◆ **To do**
Your answer should consist only of the lines from the line containing "y' = y + v·sin θ·dt" through the last line below, each repeated exactly.

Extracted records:
════════════════════

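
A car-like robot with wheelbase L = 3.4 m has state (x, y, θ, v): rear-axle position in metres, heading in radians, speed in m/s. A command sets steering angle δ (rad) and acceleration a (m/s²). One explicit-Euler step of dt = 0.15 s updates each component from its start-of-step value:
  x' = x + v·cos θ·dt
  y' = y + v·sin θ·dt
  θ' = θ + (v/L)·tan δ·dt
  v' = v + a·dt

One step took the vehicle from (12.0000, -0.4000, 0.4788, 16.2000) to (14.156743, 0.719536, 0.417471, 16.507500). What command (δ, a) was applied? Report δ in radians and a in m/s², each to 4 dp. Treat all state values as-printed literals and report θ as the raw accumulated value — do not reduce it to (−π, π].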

════════════════════

◆ **Written answer**
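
  y' = y + v·sin θ·dt
  θ' = θ + (v/L)·tan δ·dt
  v' = v + a·dt

One step took the vehicle from (12.0000, -0.4000, 0.4788, 16.2000) to (14.156743, 0.719536, 0.417471, 16.507500). What command (δ, a) was applied? Report δ in radians and a in m/s², each to 4 dp. Treat all state values as-printed literals and report θ as the raw accumulated value — do not reduce it to (−π, π].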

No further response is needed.